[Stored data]
--

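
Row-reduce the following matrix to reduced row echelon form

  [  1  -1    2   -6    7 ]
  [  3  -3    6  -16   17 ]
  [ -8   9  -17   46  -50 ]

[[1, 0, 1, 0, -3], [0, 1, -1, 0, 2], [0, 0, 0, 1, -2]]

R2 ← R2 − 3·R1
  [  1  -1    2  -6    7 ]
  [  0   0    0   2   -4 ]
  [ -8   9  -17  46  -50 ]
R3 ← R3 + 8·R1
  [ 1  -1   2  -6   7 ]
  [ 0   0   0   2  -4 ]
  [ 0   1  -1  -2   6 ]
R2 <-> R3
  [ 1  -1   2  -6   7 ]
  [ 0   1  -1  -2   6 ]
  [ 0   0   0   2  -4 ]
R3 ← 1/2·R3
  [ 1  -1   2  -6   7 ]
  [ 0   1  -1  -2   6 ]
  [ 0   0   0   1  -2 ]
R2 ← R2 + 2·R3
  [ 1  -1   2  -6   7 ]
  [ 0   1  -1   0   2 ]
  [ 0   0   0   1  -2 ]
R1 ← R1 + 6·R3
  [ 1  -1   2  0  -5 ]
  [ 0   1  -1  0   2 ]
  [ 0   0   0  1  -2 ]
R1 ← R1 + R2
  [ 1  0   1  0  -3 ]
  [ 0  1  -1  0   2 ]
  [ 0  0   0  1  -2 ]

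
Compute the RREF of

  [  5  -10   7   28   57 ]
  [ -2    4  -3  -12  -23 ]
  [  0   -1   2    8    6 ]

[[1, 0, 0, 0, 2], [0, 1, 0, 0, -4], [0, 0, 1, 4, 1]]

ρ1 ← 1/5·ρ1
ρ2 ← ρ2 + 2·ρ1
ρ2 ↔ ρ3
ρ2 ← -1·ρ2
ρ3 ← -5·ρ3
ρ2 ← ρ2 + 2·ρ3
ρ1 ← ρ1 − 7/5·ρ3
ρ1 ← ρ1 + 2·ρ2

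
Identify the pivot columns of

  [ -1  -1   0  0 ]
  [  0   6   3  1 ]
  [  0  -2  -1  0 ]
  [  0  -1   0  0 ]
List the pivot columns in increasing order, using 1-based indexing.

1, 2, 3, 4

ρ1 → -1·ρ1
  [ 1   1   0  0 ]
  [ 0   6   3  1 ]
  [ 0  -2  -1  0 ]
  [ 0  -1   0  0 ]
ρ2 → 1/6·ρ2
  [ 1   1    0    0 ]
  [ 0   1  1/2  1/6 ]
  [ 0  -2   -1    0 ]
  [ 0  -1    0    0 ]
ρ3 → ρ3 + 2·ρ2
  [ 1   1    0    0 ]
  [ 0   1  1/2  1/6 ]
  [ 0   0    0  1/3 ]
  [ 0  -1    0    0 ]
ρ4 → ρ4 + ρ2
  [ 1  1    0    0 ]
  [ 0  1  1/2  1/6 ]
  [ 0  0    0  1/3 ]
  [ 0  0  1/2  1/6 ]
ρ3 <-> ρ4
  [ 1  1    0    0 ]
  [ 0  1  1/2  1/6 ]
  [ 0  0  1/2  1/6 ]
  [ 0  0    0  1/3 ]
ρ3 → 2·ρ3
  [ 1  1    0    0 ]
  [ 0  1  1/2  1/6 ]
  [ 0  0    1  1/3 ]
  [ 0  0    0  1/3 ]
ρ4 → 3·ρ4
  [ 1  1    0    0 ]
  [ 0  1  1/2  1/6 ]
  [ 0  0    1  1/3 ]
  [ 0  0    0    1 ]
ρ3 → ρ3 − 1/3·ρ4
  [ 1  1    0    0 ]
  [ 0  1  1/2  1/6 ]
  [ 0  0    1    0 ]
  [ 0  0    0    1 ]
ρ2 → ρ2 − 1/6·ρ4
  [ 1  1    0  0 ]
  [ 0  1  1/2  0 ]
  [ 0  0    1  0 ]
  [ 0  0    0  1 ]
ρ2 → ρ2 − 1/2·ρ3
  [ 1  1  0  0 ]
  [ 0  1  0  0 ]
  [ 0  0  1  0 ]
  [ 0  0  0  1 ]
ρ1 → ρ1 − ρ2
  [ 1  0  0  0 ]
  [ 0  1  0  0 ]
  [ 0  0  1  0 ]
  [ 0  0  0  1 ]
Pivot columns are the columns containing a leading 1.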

--

Every entry is to be retyped word for word.

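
Row-reduce the following matrix to reduced row echelon form

  [  1  -1    2   -6    7 ]
  [  3  -3    6  -16   17 ]
  [ -8   9  -17   46  -50 ]

[[1, 0, 1, 0, -3], [0, 1, -1, 0, 2], [0, 0, 0, 1, -2]]

R2 ← R2 − 3·R1
  [  1  -1    2  -6    7 ]
  [  0   0    0   2   -4 ]
  [ -8   9  -17  46  -50 ]
R3 ← R3 + 8·R1
  [ 1  -1   2  -6   7 ]
  [ 0   0   0   2  -4 ]
  [ 0   1  -1  -2   6 ]
R2 <-> R3
  [ 1  -1   2  -6   7 ]
  [ 0   1  -1  -2   6 ]
  [ 0   0   0   2  -4 ]
R3 ← 1/2·R3
  [ 1  -1   2  -6   7 ]
  [ 0   1  -1  -2   6 ]
  [ 0   0   0   1  -2 ]
R2 ← R2 + 2·R3
  [ 1  -1   2  -6   7 ]
  [ 0   1  -1   0   2 ]
  [ 0   0   0   1  -2 ]
R1 ← R1 + 6·R3
  [ 1  -1   2  0  -5 ]
  [ 0   1  -1  0   2 ]
  [ 0   0   0  1  -2 ]
R1 ← R1 + R2
  [ 1  0   1  0  -3 ]
  [ 0  1  -1  0   2 ]
  [ 0  0   0  1  -2 ]

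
Compute the RREF of

  [  5  -10   7   28   57 ]
  [ -2    4  -3  -12  -23 ]
  [  0   -1   2    8    6 ]

[[1, 0, 0, 0, 2], [0, 1, 0, 0, -4], [0, 0, 1, 4, 1]]

ρ1 ← 1/5·ρ1
ρ2 ← ρ2 + 2·ρ1
ρ2 ↔ ρ3
ρ2 ← -1·ρ2
ρ3 ← -5·ρ3
ρ2 ← ρ2 + 2·ρ3
ρ1 ← ρ1 − 7/5·ρ3
ρ1 ← ρ1 + 2·ρ2

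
Identify the pivot columns of

  [ -1  -1   0  0 ]
  [  0   6   3  1 ]
  [  0  -2  -1  0 ]
  [  0  -1   0  0 ]
List the pivot columns in increasing order, using 1-based indexing.

1, 2, 3, 4

ρ1 → -1·ρ1
  [ 1   1   0  0 ]
  [ 0   6   3  1 ]
  [ 0  -2  -1  0 ]
  [ 0  -1   0  0 ]
ρ2 → 1/6·ρ2
  [ 1   1    0    0 ]
  [ 0   1  1/2  1/6 ]
  [ 0  -2   -1    0 ]
  [ 0  -1    0    0 ]
ρ3 → ρ3 + 2·ρ2
  [ 1   1    0    0 ]
  [ 0   1  1/2  1/6 ]
  [ 0   0    0  1/3 ]
  [ 0  -1    0    0 ]
ρ4 → ρ4 + ρ2
  [ 1  1    0    0 ]
  [ 0  1  1/2  1/6 ]
  [ 0  0    0  1/3 ]
  [ 0  0  1/2  1/6 ]
ρ3 <-> ρ4
  [ 1  1    0    0 ]
  [ 0  1  1/2  1/6 ]
  [ 0  0  1/2  1/6 ]
  [ 0  0    0  1/3 ]
ρ3 → 2·ρ3
  [ 1  1    0    0 ]
  [ 0  1  1/2  1/6 ]
  [ 0  0    1  1/3 ]
  [ 0  0    0  1/3 ]
ρ4 → 3·ρ4
  [ 1  1    0    0 ]
  [ 0  1  1/2  1/6 ]
  [ 0  0    1  1/3 ]
  [ 0  0    0    1 ]
ρ3 → ρ3 − 1/3·ρ4
  [ 1  1    0    0 ]
  [ 0  1  1/2  1/6 ]
  [ 0  0    1    0 ]
  [ 0  0    0    1 ]
ρ2 → ρ2 − 1/6·ρ4
  [ 1  1    0  0 ]
  [ 0  1  1/2  0 ]
  [ 0  0    1  0 ]
  [ 0  0    0  1 ]
ρ2 → ρ2 − 1/2·ρ3
  [ 1  1  0  0 ]
  [ 0  1  0  0 ]
  [ 0  0  1  0 ]
  [ 0  0  0  1 ]
ρ1 → ρ1 − ρ2
  [ 1  0  0  0 ]
  [ 0  1  0  0 ]
  [ 0  0  1  0 ]
  [ 0  0  0  1 ]
Pivot columns are the columns containing a leading 1.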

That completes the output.